=== The data ===

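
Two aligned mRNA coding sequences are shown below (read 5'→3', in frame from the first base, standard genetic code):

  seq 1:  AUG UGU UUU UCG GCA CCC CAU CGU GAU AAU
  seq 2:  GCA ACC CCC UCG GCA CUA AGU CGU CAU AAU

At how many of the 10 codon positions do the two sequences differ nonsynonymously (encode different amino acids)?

6

Codon 1: AUG Met / GCA Ala — nonsynonymous.
Codon 2: UGU Cys / ACC Thr — nonsynonymous.
Codon 3: UUU Phe / CCC Pro — nonsynonymous.
Codon 4: UCG Ser / UCG Ser — identical.
Codon 5: GCA Ala / GCA Ala — identical.
Codon 6: CCC Pro / CUA Leu — nonsynonymous.
Codon 7: CAU His / AGU Ser — nonsynonymous.
Codon 8: CGU Arg / CGU Arg — identical.
Codon 9: GAU Asp / CAU His — nonsynonymous.
Codon 10: AAU Asn / AAU Asn — identical.
Nonsynonymous differences: 6.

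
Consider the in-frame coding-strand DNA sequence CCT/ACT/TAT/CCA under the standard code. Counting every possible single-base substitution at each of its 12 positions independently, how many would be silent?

Codon 1 (CCT, Pro): 3 synonymous substitutions.
Codon 2 (ACT, Thr): 3 synonymous substitutions.
Codon 3 (TAT, Tyr): 1 synonymous substitution.
Codon 4 (CCA, Pro): 3 synonymous substitutions.
Total: 3 + 3 + 1 + 3 = 10.

10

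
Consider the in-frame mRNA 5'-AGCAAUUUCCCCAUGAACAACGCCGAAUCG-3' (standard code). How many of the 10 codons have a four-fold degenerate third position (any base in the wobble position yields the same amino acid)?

Codon 1 AGC (Ser): third position 2-fold.
Codon 2 AAU (Asn): third position 2-fold.
Codon 3 UUC (Phe): third position 2-fold.
Codon 4 CCC (Pro): third position 4-fold.
Codon 5 AUG (Met): third position 1-fold.
Codon 6 AAC (Asn): third position 2-fold.
Codon 7 AAC (Asn): third position 2-fold.
Codon 8 GCC (Ala): third position 4-fold.
Codon 9 GAA (Glu): third position 2-fold.
Codon 10 UCG (Ser): third position 4-fold.
Four-fold degenerate third positions: 3.

3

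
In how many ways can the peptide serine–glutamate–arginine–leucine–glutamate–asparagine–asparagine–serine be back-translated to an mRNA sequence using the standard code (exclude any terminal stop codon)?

Ser: 6 codons.
Glu: 2 codons.
Arg: 6 codons.
Leu: 6 codons.
Glu: 2 codons.
Asn: 2 codons.
Asn: 2 codons.
Ser: 6 codons.
6 × 2 × 6 × 6 × 2 × 2 × 2 × 6 = 20736.

20736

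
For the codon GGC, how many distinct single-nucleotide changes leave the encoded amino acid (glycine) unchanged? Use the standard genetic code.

Position 1: none → 0 synonymous.
Position 2: none → 0 synonymous.
Position 3: GGT, GGA, GGG → 3 synonymous.
Total: 0 + 0 + 3 = 3.

3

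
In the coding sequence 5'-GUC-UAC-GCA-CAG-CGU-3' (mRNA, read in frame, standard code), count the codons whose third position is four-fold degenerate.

3

Codon 1 GUC (Val): third position 4-fold.
Codon 2 UAC (Tyr): third position 2-fold.
Codon 3 GCA (Ala): third position 4-fold.
Codon 4 CAG (Gln): third position 2-fold.
Codon 5 CGU (Arg): third position 4-fold.
Four-fold degenerate third positions: 3.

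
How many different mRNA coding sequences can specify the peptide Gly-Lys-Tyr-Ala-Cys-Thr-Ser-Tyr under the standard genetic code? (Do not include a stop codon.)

Gly: 4 codons.
Lys: 2 codons.
Tyr: 2 codons.
Ala: 4 codons.
Cys: 2 codons.
Thr: 4 codons.
Ser: 6 codons.
Tyr: 2 codons.
4 × 2 × 2 × 4 × 2 × 4 × 6 × 2 = 6144.

6144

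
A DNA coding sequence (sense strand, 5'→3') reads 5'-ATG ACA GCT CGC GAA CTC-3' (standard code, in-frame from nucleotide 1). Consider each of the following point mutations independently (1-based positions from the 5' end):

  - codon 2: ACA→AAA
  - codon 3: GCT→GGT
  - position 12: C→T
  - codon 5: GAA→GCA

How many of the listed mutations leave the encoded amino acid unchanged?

Codon 2: ACA (Thr) → AAA (Lys) — missense.
Codon 3: GCT (Ala) → GGT (Gly) — missense.
Codon 4: CGC (Arg) → CGT (Arg) — synonymous.
Codon 5: GAA (Glu) → GCA (Ala) — missense.
Synonymous: 1 of 4.

1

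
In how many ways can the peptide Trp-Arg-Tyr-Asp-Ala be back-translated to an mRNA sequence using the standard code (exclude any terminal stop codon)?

Trp: 1 codon.
Arg: 6 codons.
Tyr: 2 codons.
Asp: 2 codons.
Ala: 4 codons.
1 × 6 × 2 × 2 × 4 = 96.

96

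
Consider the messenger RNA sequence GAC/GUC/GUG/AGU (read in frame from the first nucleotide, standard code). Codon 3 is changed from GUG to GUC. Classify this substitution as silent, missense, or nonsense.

Position 9 falls in codon 3: GUG → Val.
After the substitution the codon is GUC → Val.
Both encode Val, so the change is synonymous.

silent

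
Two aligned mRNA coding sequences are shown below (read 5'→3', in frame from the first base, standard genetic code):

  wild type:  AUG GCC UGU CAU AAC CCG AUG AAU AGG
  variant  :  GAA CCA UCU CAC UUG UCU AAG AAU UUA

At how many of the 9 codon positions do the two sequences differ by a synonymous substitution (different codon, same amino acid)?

1

Codon 1: AUG Met / GAA Glu — nonsynonymous.
Codon 2: GCC Ala / CCA Pro — nonsynonymous.
Codon 3: UGU Cys / UCU Ser — nonsynonymous.
Codon 4: CAU His / CAC His — synonymous.
Codon 5: AAC Asn / UUG Leu — nonsynonymous.
Codon 6: CCG Pro / UCU Ser — nonsynonymous.
Codon 7: AUG Met / AAG Lys — nonsynonymous.
Codon 8: AAU Asn / AAU Asn — identical.
Codon 9: AGG Arg / UUA Leu — nonsynonymous.
Synonymous differences: 1.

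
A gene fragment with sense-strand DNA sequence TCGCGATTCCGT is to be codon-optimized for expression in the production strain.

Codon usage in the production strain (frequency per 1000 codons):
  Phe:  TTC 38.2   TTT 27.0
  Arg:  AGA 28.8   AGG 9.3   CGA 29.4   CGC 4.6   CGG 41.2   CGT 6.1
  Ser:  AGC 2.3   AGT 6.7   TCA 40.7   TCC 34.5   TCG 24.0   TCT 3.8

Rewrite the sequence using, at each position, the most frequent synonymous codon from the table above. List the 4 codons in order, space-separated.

TCA CGG TTC CGG

Codon 1 (Ser): best is TCA at 40.7.
Codon 2 (Arg): best is CGG at 41.2.
Codon 3 (Phe): best is TTC at 38.2.
Codon 4 (Arg): best is CGG at 41.2.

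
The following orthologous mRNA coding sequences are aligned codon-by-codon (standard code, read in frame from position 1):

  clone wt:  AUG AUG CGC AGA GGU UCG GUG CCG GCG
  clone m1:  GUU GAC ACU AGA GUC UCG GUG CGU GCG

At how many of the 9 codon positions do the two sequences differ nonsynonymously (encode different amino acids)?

5

Codon 1: AUG Met / GUU Val — nonsynonymous.
Codon 2: AUG Met / GAC Asp — nonsynonymous.
Codon 3: CGC Arg / ACU Thr — nonsynonymous.
Codon 4: AGA Arg / AGA Arg — identical.
Codon 5: GGU Gly / GUC Val — nonsynonymous.
Codon 6: UCG Ser / UCG Ser — identical.
Codon 7: GUG Val / GUG Val — identical.
Codon 8: CCG Pro / CGU Arg — nonsynonymous.
Codon 9: GCG Ala / GCG Ala — identical.
Nonsynonymous differences: 5.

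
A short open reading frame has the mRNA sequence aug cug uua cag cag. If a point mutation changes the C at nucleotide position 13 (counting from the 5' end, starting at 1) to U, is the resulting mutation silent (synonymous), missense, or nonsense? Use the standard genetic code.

nonsense

Position 13 falls in codon 5: CAG → Gln.
After the substitution the codon is UAG → Stop.
The new codon is a stop codon, so this is a nonsense mutation.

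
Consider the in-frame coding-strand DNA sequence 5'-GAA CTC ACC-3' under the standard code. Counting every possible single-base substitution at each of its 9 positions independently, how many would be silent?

7

Codon 1 (GAA, Glu): 1 synonymous substitution.
Codon 2 (CTC, Leu): 3 synonymous substitutions.
Codon 3 (ACC, Thr): 3 synonymous substitutions.
Total: 1 + 3 + 3 = 7.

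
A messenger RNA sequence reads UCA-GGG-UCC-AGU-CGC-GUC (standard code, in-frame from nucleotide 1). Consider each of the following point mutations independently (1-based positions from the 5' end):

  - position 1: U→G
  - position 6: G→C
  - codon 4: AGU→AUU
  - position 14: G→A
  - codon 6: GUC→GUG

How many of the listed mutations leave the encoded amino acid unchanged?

2

Codon 1: UCA (Ser) → GCA (Ala) — missense.
Codon 2: GGG (Gly) → GGC (Gly) — synonymous.
Codon 4: AGU (Ser) → AUU (Ile) — missense.
Codon 5: CGC (Arg) → CAC (His) — missense.
Codon 6: GUC (Val) → GUG (Val) — synonymous.
Synonymous: 2 of 5.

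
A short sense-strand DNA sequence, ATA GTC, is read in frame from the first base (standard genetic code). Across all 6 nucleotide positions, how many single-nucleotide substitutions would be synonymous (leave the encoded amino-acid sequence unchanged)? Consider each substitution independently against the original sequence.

Codon 1 (ATA, Ile): 2 synonymous substitutions.
Codon 2 (GTC, Val): 3 synonymous substitutions.
Total: 2 + 3 = 5.

5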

===

Aim of the task: Looking at the entries above, can you reproduce exactly the lines from the one that holds "Codon usage in" through the one that holds "GUG CGU GCG", and only those?

Your solution:
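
Codon usage in the production strain (frequency per 1000 codons):
  Phe:  TTC 38.2   TTT 27.0
  Arg:  AGA 28.8   AGG 9.3   CGA 29.4   CGC 4.6   CGG 41.2   CGT 6.1
  Ser:  AGC 2.3   AGT 6.7   TCA 40.7   TCC 34.5   TCG 24.0   TCT 3.8

Rewrite the sequence using, at each position, the most frequent synonymous codon from the table above. List the 4 codons in order, space-separated.

TCA CGG TTC CGG

Codon 1 (Ser): best is TCA at 40.7.
Codon 2 (Arg): best is CGG at 41.2.
Codon 3 (Phe): best is TTC at 38.2.
Codon 4 (Arg): best is CGG at 41.2.

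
The following orthologous mRNA coding sequences are aligned codon-by-codon (standard code, read in frame from position 1):

  clone wt:  AUG AUG CGC AGA GGU UCG GUG CCG GCG
  clone m1:  GUU GAC ACU AGA GUC UCG GUG CGU GCG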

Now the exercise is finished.